■ EXERCISE PROMPT:
When you reach the line containing "Two voltage dividers" in the data below, begin returning lines exactly as written, and stop once the line containing "Two resistors form a divider on a 43.6" has been returned.

■ EXERCISE DATA:
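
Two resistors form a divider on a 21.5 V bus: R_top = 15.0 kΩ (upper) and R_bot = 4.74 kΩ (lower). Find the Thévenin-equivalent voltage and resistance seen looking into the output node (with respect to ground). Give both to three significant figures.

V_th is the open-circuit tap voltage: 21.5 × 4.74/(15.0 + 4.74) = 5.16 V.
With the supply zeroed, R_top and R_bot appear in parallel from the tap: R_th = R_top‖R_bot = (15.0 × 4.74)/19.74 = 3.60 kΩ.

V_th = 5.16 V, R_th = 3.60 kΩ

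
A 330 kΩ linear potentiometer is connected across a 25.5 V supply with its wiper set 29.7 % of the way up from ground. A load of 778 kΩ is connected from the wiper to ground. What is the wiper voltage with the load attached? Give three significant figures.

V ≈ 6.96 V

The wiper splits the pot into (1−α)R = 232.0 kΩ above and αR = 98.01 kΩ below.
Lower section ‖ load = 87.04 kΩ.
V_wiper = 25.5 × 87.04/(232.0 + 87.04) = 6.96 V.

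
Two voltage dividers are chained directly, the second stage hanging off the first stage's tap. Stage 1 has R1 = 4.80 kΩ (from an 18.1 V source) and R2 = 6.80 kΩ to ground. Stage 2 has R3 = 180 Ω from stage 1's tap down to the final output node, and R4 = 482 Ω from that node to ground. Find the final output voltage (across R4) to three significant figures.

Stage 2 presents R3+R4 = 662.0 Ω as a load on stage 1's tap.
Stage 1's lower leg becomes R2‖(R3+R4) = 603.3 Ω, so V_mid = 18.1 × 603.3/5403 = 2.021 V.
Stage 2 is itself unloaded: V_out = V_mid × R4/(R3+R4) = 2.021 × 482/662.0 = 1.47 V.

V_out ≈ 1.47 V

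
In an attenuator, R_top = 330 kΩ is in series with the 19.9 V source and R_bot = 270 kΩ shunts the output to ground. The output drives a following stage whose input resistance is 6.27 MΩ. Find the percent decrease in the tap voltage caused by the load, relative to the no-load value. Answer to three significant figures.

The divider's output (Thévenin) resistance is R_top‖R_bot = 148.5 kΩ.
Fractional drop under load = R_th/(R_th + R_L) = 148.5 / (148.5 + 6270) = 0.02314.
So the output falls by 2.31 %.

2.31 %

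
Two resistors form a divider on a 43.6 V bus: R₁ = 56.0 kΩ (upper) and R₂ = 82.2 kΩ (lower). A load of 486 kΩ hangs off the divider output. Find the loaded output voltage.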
* * *
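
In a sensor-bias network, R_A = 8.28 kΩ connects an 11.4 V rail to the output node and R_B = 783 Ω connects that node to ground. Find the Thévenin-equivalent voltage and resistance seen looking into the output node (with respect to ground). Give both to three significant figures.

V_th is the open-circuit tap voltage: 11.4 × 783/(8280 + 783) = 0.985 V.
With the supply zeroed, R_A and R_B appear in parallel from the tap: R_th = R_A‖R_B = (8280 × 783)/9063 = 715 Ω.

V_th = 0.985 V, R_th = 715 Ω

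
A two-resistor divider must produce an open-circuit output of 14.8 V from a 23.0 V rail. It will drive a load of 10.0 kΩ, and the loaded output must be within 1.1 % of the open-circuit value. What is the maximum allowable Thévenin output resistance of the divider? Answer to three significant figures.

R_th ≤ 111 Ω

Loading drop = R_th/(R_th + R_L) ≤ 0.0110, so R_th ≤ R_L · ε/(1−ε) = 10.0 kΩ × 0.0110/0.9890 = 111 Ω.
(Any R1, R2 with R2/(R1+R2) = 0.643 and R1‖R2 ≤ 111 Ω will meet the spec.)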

■ EXERCISE RESULT:
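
Two voltage dividers are chained directly, the second stage hanging off the first stage's tap. Stage 1 has R1 = 4.80 kΩ (from an 18.1 V source) and R2 = 6.80 kΩ to ground. Stage 2 has R3 = 180 Ω from stage 1's tap down to the final output node, and R4 = 482 Ω from that node to ground. Find the final output voltage (across R4) to three significant figures.

Stage 2 presents R3+R4 = 662.0 Ω as a load on stage 1's tap.
Stage 1's lower leg becomes R2‖(R3+R4) = 603.3 Ω, so V_mid = 18.1 × 603.3/5403 = 2.021 V.
Stage 2 is itself unloaded: V_out = V_mid × R4/(R3+R4) = 2.021 × 482/662.0 = 1.47 V.

V_out ≈ 1.47 V

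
In an attenuator, R_top = 330 kΩ is in series with the 19.9 V source and R_bot = 270 kΩ shunts the output to ground. The output drives a following stage whose input resistance is 6.27 MΩ. Find the percent decrease in the tap voltage caused by the load, relative to the no-load value. Answer to three significant figures.

The divider's output (Thévenin) resistance is R_top‖R_bot = 148.5 kΩ.
Fractional drop under load = R_th/(R_th + R_L) = 148.5 / (148.5 + 6270) = 0.02314.
So the output falls by 2.31 %.

2.31 %

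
Two resistors form a divider on a 43.6 V bus: R₁ = 56.0 kΩ (upper) and R₂ = 82.2 kΩ (lower). A load of 486 kΩ hangs off the divider output. Find the loaded output voltage.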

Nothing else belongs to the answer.